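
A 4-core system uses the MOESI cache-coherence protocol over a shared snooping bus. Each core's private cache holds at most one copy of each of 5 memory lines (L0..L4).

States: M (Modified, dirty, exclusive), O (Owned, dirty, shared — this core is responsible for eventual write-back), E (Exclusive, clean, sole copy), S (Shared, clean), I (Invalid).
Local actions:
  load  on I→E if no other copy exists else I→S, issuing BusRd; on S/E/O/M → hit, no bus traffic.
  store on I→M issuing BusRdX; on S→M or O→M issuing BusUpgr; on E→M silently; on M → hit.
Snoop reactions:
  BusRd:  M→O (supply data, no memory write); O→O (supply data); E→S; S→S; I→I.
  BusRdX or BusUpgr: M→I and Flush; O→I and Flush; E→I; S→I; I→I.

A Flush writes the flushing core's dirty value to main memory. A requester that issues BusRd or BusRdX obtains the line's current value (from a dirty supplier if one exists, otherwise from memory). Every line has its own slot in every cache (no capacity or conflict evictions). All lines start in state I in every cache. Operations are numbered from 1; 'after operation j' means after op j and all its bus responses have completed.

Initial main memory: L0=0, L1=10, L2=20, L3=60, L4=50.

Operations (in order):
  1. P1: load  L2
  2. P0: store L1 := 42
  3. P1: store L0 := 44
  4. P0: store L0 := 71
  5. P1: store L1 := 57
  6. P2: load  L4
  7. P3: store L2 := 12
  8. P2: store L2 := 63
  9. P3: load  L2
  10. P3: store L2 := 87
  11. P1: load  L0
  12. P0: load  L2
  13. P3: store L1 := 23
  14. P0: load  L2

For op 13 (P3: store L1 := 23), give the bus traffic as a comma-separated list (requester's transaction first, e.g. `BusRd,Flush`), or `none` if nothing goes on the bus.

[1] P1: load  L2 | P0:I, P1:E(20), P2:I, P3:I | bus: BusRd
[2] P0: store L1 := 42 | P0:M(42), P1:I, P2:I, P3:I | bus: BusRdX
[3] P1: store L0 := 44 | P0:I, P1:M(44), P2:I, P3:I | bus: BusRdX
[4] P0: store L0 := 71 | P0:M(71), P1:I, P2:I, P3:I | bus: BusRdX,Flush
[5] P1: store L1 := 57 | P0:I, P1:M(57), P2:I, P3:I | bus: BusRdX,Flush
[6] P2: load  L4 | P0:I, P1:I, P2:E(50), P3:I | bus: BusRd
[7] P3: store L2 := 12 | P0:I, P1:I, P2:I, P3:M(12) | bus: BusRdX
[8] P2: store L2 := 63 | P0:I, P1:I, P2:M(63), P3:I | bus: BusRdX,Flush
[9] P3: load  L2 | P0:I, P1:I, P2:O(63), P3:S(63) | bus: BusRd
[10] P3: store L2 := 87 | P0:I, P1:I, P2:I, P3:M(87) | bus: BusUpgr,Flush
[11] P1: load  L0 | P0:O(71), P1:S(71), P2:I, P3:I | bus: BusRd
[12] P0: load  L2 | P0:S(87), P1:I, P2:I, P3:O(87) | bus: BusRd
[13] P3: store L1 := 23 | P0:I, P1:I, P2:I, P3:M(23) | bus: BusRdX,Flush
[14] P0: load  L2 | P0:S(87), P1:I, P2:I, P3:O(87) | bus: none

bus = BusRdX,Flush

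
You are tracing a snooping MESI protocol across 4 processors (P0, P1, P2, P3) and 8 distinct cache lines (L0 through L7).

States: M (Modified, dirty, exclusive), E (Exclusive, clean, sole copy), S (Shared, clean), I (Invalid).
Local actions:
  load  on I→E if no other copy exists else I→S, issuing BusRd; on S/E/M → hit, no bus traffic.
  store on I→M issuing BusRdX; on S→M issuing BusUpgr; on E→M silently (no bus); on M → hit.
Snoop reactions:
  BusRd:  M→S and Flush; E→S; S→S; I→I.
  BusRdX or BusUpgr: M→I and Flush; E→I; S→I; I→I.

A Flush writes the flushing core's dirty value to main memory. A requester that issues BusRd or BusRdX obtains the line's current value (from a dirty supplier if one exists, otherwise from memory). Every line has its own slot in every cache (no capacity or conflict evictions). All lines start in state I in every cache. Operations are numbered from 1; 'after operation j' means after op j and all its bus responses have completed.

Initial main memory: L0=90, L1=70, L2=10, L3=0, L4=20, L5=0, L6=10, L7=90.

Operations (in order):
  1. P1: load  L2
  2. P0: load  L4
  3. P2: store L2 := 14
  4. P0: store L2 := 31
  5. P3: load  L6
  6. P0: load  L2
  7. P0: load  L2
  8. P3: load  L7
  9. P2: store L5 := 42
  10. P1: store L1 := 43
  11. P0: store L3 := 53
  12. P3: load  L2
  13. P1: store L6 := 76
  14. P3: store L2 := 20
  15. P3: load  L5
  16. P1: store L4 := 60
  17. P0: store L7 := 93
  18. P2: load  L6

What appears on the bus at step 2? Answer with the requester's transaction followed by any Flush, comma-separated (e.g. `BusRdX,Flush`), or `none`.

step 1: P1: load  L2  ⟶  IEII  (L2)  txn=BusRd  M[L2]=10
step 2: P0: load  L4  ⟶  EIII  (L4)  txn=BusRd  M[L4]=20
step 3: P2: store L2 := 14  ⟶  IIMI  (L2)  txn=BusRdX  M[L2]=10
step 4: P0: store L2 := 31  ⟶  MIII  (L2)  txn=BusRdX+Flush  M[L2]=14
step 5: P3: load  L6  ⟶  IIIE  (L6)  txn=BusRd  M[L6]=10
step 6: P0: load  L2  ⟶  MIII  (L2)  txn=∅  M[L2]=14
step 7: P0: load  L2  ⟶  MIII  (L2)  txn=∅  M[L2]=14
step 8: P3: load  L7  ⟶  IIIE  (L7)  txn=BusRd  M[L7]=90
step 9: P2: store L5 := 42  ⟶  IIMI  (L5)  txn=BusRdX  M[L5]=0
step 10: P1: store L1 := 43  ⟶  IMII  (L1)  txn=BusRdX  M[L1]=70
step 11: P0: store L3 := 53  ⟶  MIII  (L3)  txn=BusRdX  M[L3]=0
step 12: P3: load  L2  ⟶  SIIS  (L2)  txn=BusRd+Flush  M[L2]=31
step 13: P1: store L6 := 76  ⟶  IMII  (L6)  txn=BusRdX  M[L6]=10
step 14: P3: store L2 := 20  ⟶  IIIM  (L2)  txn=BusUpgr  M[L2]=31
step 15: P3: load  L5  ⟶  IISS  (L5)  txn=BusRd+Flush  M[L5]=42
step 16: P1: store L4 := 60  ⟶  IMII  (L4)  txn=BusRdX  M[L4]=20
step 17: P0: store L7 := 93  ⟶  MIII  (L7)  txn=BusRdX  M[L7]=90
step 18: P2: load  L6  ⟶  ISSI  (L6)  txn=BusRd+Flush  M[L6]=76

bus = BusRd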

☆ ☆ ☆ ☆

● **Directions**
Copy all the lines from the data above that hold the word "else".

● **Written answer**
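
  load  on I→E if no other copy exists else I→S, issuing BusRd; on S/E/O/M → hit, no bus traffic.
  load  on I→E if no other copy exists else I→S, issuing BusRd; on S/E/M → hit, no bus traffic.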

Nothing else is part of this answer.